[DATA EXTRACTS Boundary: Start]

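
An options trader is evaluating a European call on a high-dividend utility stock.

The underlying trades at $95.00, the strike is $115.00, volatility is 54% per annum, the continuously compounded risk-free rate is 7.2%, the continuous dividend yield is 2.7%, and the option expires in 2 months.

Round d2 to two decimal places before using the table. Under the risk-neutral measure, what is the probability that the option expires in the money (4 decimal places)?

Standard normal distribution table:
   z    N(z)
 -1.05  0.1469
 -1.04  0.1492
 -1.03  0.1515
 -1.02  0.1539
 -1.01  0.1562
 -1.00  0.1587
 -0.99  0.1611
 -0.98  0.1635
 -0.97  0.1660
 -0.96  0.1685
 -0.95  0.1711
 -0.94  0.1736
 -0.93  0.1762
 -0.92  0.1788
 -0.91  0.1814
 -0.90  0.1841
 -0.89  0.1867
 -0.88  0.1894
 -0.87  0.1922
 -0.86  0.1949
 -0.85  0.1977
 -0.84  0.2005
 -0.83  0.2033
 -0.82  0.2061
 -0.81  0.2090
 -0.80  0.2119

0.1736

σ√T = 0.54·√0.1667 = 0.2205
ln(S/K) + (r − q + σ²/2)T = ln(95/115) + (0.072 − 0.027 + 0.54²/2)·0.1667 = -0.1911 + 0.0318 = -0.1593
d₁ = -0.1593 / 0.2205 = -0.7224 ⇒ -0.72
d₂ = d₁ − σ√T = -0.7224 − 0.2205 = -0.9429 ⇒ -0.94
Risk-neutral Pr[S_T > K] = N(d₂) = N(-0.94) = 0.1736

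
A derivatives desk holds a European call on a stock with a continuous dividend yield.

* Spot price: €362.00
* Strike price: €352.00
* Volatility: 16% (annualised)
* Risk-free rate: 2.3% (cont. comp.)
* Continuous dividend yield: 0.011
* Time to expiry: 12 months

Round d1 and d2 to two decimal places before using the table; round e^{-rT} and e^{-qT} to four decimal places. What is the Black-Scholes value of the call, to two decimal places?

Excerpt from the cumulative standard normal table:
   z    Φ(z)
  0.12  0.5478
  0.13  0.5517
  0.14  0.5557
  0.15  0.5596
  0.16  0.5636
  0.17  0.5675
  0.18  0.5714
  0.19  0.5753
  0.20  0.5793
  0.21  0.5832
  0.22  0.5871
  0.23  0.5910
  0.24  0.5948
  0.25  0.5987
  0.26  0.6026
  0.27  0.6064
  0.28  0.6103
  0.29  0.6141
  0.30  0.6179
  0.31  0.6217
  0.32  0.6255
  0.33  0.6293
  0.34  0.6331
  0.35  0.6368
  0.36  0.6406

€30.10

σ√T = 0.16 × 1.0000 = 0.1600
d₁ = [ln(362/352) + (0.023 − 0.011 + 0.16²/2)·1] / 0.1600 = [0.0280 + 0.0248] / 0.1600 = 0.3301 ⇒ 0.33
d₂ = d₁ − σ√T = 0.3301 − 0.1600 = 0.1701 ⇒ 0.17
exp(−qT) = exp(−0.011·1) = 0.9891;  exp(−rT) = exp(−0.023·1) = 0.9773
C = 362·0.9891·N(0.33) − 352·0.9773·N(0.17) = 362·0.9891·0.6293 − 352·0.9773·0.5675 = 225.3235 − 195.2254 = 30.0981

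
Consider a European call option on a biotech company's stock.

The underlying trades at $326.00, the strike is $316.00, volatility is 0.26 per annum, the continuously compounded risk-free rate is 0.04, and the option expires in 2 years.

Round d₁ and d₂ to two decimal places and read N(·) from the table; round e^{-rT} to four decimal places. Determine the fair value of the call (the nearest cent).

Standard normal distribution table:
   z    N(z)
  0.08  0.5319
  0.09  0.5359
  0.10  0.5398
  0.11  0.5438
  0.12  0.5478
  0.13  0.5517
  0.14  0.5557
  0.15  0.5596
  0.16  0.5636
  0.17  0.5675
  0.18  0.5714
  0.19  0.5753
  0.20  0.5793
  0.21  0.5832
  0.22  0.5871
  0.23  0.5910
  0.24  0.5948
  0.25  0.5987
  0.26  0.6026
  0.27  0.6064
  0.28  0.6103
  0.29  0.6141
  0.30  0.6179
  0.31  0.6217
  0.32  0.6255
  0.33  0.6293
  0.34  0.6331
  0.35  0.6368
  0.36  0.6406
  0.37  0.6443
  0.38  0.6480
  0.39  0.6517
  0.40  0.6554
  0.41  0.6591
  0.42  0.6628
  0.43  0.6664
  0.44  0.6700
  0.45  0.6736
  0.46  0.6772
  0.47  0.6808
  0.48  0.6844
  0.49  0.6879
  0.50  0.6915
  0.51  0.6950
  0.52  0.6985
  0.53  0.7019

σ√T = 0.26·√2 = 0.3677
d₁ = [ln(326/316) + (0.04 + ½·0.26²)·2] / (σ√T) = (0.0312 + 0.1476) / 0.3677 = 0.4861 ≈ 0.49
d₂ = 0.4861 − 0.3677 = 0.1185 ≈ 0.12
exp(−rT) = exp(−0.04·2) = 0.9231
C = 326·N(0.49) − 316·0.9231·N(0.12) = 326·0.6879 − 316·0.9231·0.5478 = 224.2554 − 159.7930 = 64.4624

$64.46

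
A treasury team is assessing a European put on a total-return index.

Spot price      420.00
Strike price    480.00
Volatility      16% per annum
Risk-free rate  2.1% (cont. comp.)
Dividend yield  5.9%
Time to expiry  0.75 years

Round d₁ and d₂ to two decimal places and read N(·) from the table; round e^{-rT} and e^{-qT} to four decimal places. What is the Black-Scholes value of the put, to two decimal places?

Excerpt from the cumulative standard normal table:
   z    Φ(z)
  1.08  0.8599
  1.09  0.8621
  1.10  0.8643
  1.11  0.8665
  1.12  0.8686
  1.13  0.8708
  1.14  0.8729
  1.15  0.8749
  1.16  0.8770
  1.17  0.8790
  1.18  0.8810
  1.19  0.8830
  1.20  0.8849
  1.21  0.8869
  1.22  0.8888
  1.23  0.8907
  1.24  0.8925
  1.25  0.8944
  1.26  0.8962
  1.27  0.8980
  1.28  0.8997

74.43

T = 0.75;  σ√T = 0.1386
d₁ = [ln(420/480) + (0.021 − 0.059 + 0.16²/2)·0.75] / 0.1386 = [-0.1335 − 0.0189] / 0.1386 = -1.1001 ≈ -1.10
d₂ = d₁ − σ√T = -1.1001 − 0.1386 = -1.2386 ≈ -1.24
e^(−qT) = e^(−0.059·0.75) = 0.9567;  e^(−rT) = e^(−0.021·0.75) = 0.9844
P = 480·0.9844·N(1.24) − 420·0.9567·N(1.10) = 480·0.9844·0.8925 − 420·0.9567·0.8643 = 421.7170 − 347.2878 = 74.4291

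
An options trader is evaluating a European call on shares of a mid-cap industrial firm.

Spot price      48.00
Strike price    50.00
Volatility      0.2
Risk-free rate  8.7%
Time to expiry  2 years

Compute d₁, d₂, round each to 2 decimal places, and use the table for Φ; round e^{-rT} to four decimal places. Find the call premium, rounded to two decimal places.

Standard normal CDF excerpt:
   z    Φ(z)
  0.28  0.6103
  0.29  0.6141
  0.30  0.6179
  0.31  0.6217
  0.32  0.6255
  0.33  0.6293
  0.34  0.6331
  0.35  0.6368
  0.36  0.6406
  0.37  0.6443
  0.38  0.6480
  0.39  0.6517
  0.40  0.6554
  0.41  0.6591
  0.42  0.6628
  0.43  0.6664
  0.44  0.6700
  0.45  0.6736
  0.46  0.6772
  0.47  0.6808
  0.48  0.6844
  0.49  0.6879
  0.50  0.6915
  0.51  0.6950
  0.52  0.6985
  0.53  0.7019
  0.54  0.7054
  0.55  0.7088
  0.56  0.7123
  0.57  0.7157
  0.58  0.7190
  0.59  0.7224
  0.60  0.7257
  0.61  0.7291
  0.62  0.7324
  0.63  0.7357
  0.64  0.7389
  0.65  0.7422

8.56

T = 2;  σ√T = 0.2828
d₁ = [ln(48/50) + (0.087 + ½·0.2²)·2] / (σ√T) = (-0.0408 + 0.2140) / 0.2828 = 0.6123 ⇒ 0.61
d₂ = 0.6123 − 0.2828 = 0.3294 ⇒ 0.33
e^(−rT) = e^(−0.087·2) = 0.8403
N(d₁) = N(0.61) = 0.7291;  N(d₂) = N(0.33) = 0.6293
C = 48·0.7291 − 50·0.8403·0.6293 = 34.9968 − 26.4400 = 8.5568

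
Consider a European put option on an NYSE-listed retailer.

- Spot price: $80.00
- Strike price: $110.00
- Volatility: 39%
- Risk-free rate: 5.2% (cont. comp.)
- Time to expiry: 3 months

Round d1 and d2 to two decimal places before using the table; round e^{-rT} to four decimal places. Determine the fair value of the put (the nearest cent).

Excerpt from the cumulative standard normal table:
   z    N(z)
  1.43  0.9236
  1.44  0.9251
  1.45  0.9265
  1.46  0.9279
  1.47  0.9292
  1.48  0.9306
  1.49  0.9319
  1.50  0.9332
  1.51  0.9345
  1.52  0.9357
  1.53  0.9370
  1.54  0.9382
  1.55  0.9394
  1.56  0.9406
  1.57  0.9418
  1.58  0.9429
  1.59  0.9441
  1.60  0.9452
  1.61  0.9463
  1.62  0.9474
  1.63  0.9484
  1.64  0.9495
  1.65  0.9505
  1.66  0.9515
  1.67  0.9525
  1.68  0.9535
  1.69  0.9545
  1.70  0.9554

$28.98

T = 0.25;  σ√T = 0.1950
d₁ = [ln(80/110) + (0.052 + 0.39²/2)·0.25] / 0.1950 = [-0.3185 + 0.0320] / 0.1950 = -1.4689 → -1.47
d₂ = d₁ − σ√T = -1.4689 − 0.1950 = -1.6639 → -1.66
exp(−rT) = exp(−0.052·0.25) = 0.9871
P = 110·0.9871·N(1.66) − 80·N(1.47) = 110·0.9871·0.9515 − 80·0.9292 = 103.3148 − 74.3360 = 28.9788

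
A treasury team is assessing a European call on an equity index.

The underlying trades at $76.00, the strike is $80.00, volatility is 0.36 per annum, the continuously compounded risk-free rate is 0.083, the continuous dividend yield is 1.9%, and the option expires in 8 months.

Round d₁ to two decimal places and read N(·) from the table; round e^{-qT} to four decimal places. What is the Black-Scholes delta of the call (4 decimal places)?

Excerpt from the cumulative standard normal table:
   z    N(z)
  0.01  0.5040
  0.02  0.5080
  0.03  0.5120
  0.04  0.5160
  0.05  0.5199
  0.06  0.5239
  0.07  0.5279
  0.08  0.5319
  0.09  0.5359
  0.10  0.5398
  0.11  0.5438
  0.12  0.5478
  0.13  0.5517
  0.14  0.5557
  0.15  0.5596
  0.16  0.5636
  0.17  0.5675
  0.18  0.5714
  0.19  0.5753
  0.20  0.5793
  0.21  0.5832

σ√T = 0.36 × 0.8165 = 0.2939
ln(S/K) + (r − q + σ²/2)T = ln(76/80) + (0.083 − 0.019 + 0.36²/2)·0.6667 = -0.0513 + 0.0859 = 0.0346
d₁ = 0.0346 / 0.2939 = 0.1176 which rounds to 0.12
N(d₁) = N(0.12) = 0.5478
Δ_call = exp(−qT)·N(d₁) = 0.9874·0.5478 = 0.5409

0.5409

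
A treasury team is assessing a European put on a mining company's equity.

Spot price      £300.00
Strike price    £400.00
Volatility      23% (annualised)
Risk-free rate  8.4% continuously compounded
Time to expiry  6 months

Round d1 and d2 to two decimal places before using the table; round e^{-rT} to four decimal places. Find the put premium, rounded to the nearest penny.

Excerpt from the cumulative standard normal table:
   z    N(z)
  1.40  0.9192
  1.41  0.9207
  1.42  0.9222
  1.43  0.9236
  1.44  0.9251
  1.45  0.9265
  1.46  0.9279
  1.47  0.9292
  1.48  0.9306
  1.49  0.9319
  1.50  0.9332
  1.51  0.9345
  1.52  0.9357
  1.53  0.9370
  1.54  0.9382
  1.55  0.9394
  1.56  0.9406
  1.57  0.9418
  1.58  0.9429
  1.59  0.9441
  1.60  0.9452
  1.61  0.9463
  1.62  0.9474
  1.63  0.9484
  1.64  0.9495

£85.04

T = 0.5;  σ√T = 0.1626
d₁ = [ln(300/400) + (0.084 + ½·0.23²)·0.5] / (σ√T) = (-0.2877 + 0.0552) / 0.1626 = -1.4293 ⇒ -1.43
d₂ = -1.4293 − 0.1626 = -1.5920 ⇒ -1.59
exp(−rT) = exp(−0.084·0.5) = 0.9589
N(−d₂) = N(1.59) = 0.9441;  N(−d₁) = N(1.43) = 0.9236
P = 400·0.9589·0.9441 − 300·0.9236 = 362.1190 − 277.0800 = 85.0390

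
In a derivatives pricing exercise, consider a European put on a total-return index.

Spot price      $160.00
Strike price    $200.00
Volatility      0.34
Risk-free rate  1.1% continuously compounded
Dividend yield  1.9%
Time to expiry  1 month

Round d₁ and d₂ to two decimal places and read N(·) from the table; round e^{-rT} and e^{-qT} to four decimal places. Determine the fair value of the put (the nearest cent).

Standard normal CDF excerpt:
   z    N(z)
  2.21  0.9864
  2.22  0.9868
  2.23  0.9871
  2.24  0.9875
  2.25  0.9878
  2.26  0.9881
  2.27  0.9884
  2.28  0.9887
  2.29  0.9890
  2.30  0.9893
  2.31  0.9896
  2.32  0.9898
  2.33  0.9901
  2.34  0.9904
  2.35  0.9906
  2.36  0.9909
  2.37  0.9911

$40.16

σ√T = 0.34·√0.08333 = 0.0981
d₁ = [ln(160/200) + (0.011 − 0.019 + 0.34²/2)·0.08333] / 0.0981 = [-0.2231 + 0.0042] / 0.0981 = -2.2312 ⇒ -2.23
d₂ = d₁ − σ√T = -2.2312 − 0.0981 = -2.3294 ⇒ -2.33
exp(−qT) = exp(−0.019·0.08333) = 0.9984;  exp(−rT) = exp(−0.011·0.08333) = 0.9991
P = 200·0.9991·N(2.33) − 160·0.9984·N(2.23) = 200·0.9991·0.9901 − 160·0.9984·0.9871 = 197.8418 − 157.6833 = 40.1585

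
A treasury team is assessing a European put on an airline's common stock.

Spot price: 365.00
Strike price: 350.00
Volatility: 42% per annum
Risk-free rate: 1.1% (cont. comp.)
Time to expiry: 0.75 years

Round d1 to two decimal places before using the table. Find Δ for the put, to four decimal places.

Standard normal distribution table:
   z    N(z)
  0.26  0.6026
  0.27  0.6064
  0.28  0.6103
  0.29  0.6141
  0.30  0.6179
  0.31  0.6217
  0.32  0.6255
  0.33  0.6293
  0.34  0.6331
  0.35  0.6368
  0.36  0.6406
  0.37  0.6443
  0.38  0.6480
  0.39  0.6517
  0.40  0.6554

-0.3745

σ√T = 0.42 × 0.8660 = 0.3637
ln(S/K) + (r + σ²/2)T = ln(365/350) + (0.011 + 0.42²/2)·0.75 = 0.0420 + 0.0744 = 0.1164
d₁ = 0.1164 / 0.3637 = 0.3199 → 0.32
N(d₁) = N(0.32) = 0.6255
Δ_put = N(d₁) − 1 = 0.6255 − 1 = -0.3745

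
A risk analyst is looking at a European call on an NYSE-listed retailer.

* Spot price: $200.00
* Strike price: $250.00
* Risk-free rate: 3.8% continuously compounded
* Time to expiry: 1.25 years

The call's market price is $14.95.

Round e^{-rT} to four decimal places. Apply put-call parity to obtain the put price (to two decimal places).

$53.35

exp(−rT) = exp(−0.038·1.25) = 0.9536
Put-call parity: C − P = S − K·e^(−rT) = 200 − 250·0.9536 = 200 − 238.4000 = -38.4000
P = C − (C − P) = 14.95 − (-38.4000) = 53.3500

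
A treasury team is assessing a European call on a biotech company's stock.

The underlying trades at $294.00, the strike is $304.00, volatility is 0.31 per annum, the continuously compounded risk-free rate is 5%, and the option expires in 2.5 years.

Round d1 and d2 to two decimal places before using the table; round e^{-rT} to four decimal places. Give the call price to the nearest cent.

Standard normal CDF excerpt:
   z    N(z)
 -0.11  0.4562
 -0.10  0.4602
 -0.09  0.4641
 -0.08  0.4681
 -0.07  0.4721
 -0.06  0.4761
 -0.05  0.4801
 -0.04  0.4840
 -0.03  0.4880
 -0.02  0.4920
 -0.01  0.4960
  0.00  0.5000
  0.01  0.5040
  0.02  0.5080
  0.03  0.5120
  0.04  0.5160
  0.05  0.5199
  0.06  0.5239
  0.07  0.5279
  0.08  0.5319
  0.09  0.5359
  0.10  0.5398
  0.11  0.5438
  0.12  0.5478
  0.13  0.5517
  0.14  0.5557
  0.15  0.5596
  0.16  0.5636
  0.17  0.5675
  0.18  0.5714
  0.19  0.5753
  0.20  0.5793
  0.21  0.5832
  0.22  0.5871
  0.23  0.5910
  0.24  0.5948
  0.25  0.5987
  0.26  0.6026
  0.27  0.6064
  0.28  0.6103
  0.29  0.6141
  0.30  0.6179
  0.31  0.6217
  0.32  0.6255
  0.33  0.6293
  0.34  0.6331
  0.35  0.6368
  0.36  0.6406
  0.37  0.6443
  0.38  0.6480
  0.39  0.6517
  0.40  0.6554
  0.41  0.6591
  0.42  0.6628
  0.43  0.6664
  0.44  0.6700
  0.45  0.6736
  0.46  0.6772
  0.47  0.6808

$68.19

T = 2.5;  σ√T = 0.4902
d₁ = [ln(294/304) + (0.05 + 0.31²/2)·2.5] / 0.4902 = [-0.0334 + 0.2451] / 0.4902 = 0.4319 which rounds to 0.43
d₂ = d₁ − σ√T = 0.4319 − 0.4902 = -0.0583 which rounds to -0.06
exp(−rT) = exp(−0.05·2.5) = 0.8825
C = 294·N(0.43) − 304·0.8825·N(-0.06) = 294·0.6664 − 304·0.8825·0.4761 = 195.9216 − 127.7281 = 68.1935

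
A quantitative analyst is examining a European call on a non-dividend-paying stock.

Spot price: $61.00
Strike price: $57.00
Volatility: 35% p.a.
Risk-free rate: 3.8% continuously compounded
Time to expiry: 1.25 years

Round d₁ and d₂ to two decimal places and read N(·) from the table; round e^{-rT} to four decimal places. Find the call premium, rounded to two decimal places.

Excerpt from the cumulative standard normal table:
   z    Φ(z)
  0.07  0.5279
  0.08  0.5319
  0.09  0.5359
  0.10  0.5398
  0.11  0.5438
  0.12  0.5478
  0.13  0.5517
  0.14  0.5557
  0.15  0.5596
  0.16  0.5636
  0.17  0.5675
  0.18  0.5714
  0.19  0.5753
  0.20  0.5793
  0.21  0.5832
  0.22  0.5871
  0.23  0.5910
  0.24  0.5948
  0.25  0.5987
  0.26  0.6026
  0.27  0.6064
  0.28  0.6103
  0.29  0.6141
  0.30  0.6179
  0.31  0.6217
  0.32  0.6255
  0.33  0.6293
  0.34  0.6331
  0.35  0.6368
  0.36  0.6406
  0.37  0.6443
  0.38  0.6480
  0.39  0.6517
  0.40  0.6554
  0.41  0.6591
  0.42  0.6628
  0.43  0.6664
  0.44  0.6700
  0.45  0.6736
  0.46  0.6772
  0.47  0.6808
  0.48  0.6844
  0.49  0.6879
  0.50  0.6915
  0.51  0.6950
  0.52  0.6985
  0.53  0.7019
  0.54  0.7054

$12.62

T = 1.25;  σ√T = 0.3913
ln(S/K) + (r + σ²/2)T = ln(61/57) + (0.038 + 0.35²/2)·1.25 = 0.0678 + 0.1241 = 0.1919
d₁ = 0.1919 / 0.3913 = 0.4904 ≈ 0.49
d₂ = d₁ − σ√T = 0.4904 − 0.3913 = 0.0991 ≈ 0.10
exp(−rT) = exp(−0.038·1.25) = 0.9536
C = 61·N(0.49) − 57·0.9536·N(0.10) = 61·0.6879 − 57·0.9536·0.5398 = 41.9619 − 29.3409 = 12.6210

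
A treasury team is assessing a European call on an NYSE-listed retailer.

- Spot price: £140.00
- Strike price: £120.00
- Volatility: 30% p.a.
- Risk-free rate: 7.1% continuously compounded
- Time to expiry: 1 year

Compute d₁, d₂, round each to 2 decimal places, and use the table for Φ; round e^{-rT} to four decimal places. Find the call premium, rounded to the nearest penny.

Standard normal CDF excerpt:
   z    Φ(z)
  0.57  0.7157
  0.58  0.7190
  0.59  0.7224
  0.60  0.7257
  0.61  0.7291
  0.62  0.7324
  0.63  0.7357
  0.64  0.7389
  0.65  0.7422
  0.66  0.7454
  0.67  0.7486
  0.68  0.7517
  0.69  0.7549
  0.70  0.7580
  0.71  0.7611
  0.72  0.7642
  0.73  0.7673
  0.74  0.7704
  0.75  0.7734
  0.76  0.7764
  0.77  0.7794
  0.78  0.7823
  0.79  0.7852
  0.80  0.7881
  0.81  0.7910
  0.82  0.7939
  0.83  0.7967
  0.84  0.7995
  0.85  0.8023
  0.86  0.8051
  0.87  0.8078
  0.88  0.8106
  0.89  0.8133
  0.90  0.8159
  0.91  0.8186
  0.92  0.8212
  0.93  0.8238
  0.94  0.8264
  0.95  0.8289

£33.11

σ√T = 0.3 × 1.0000 = 0.3000
d₁ = [ln(140/120) + (0.071 + 0.3²/2)·1] / 0.3000 = [0.1542 + 0.1160] / 0.3000 = 0.9005 ≈ 0.90
d₂ = d₁ − σ√T = 0.9005 − 0.3000 = 0.6005 ≈ 0.60
e^(−rT) = e^(−0.071·1) = 0.9315
N(d₁) = N(0.90) = 0.8159;  N(d₂) = N(0.60) = 0.7257
C = 140·0.8159 − 120·0.9315·0.7257 = 114.2260 − 81.1187 = 33.1073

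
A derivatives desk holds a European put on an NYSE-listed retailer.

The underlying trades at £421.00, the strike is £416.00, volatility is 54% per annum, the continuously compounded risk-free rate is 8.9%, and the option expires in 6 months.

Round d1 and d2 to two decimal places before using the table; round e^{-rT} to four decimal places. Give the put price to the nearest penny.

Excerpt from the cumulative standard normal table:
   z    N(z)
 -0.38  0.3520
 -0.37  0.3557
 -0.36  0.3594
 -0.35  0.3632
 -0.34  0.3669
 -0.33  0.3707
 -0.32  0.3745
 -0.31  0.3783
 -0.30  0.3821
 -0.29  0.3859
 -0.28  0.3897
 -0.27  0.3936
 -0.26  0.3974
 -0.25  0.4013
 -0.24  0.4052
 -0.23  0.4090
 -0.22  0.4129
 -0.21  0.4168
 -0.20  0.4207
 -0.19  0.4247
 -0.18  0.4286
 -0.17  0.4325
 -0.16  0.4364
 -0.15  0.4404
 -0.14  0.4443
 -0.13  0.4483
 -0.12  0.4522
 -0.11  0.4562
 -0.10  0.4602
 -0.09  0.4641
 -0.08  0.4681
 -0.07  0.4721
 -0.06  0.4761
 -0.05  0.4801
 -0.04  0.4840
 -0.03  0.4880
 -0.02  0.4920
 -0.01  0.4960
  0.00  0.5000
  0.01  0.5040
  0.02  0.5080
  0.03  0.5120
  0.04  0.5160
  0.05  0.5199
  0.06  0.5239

£50.85

σ√T = 0.54 × 0.7071 = 0.3818
d₁ = [ln(421/416) + (0.089 + 0.54²/2)·0.5] / 0.3818 = [0.0119 + 0.1174] / 0.3818 = 0.3388 ≈ 0.34
d₂ = d₁ − σ√T = 0.3388 − 0.3818 = -0.0431 ≈ -0.04
exp(−rT) = exp(−0.089·0.5) = 0.9565
P = 416·0.9565·N(0.04) − 421·N(-0.34) = 416·0.9565·0.5160 − 421·0.3669 = 205.3185 − 154.4649 = 50.8536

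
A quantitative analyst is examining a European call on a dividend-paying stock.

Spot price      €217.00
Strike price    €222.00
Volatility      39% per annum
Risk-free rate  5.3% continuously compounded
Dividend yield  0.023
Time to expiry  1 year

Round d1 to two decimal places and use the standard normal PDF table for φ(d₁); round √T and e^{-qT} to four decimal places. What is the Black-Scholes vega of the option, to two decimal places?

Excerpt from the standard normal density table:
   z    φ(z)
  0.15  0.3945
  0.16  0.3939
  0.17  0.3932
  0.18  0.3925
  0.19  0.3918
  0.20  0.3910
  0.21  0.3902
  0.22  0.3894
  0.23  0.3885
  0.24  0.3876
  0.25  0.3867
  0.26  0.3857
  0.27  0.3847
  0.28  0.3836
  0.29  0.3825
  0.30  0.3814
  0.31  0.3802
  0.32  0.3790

82.75

σ√T = 0.39 × 1.0000 = 0.3900
d₁ = [ln(217/222) + (0.053 − 0.023 + 0.39²/2)·1] / 0.3900 = [-0.0228 + 0.1061] / 0.3900 = 0.2135 → 0.21
√T = √1 = 1.0000
φ(d₁) = φ(0.21) = 0.3902
exp(−qT) = exp(−0.023·1) = 0.9773
vega = S·exp(−qT)·φ(d₁)·√T = 217·0.9773·0.3902·1.0000 = 82.7513
(The put has the same vega.)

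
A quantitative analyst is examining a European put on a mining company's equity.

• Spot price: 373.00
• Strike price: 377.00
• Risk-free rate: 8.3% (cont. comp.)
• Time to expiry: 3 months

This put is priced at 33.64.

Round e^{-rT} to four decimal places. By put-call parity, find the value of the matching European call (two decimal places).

37.37

e^(−rT) = e^(−0.083·0.25) = 0.9795
Put-call parity: C − P = S − K·e^(−rT) = 373 − 377·0.9795 = 373 − 369.2715 = 3.7285
C = P + (C − P) = 33.64 + (3.7285) = 37.3685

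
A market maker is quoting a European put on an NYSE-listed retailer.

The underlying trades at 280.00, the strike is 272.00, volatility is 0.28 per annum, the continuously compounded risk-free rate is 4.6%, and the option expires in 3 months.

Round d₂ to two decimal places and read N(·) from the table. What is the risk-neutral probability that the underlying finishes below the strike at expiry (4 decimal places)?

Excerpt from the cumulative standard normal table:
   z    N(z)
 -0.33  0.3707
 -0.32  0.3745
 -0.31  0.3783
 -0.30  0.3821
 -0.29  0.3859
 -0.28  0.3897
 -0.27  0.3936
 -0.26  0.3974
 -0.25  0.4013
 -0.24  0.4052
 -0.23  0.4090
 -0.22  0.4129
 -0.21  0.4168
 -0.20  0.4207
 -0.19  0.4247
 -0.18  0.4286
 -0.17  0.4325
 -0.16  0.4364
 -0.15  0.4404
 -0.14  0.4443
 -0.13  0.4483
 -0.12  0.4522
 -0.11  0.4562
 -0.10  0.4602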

[DATA EXTRACTS Boundary: End]

**TO DO**
What is needed is each line from the records with the word "annualised" in it.

**RESPONSE TO THE TASK**
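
* Volatility: 16% (annualised)
Volatility      23% (annualised)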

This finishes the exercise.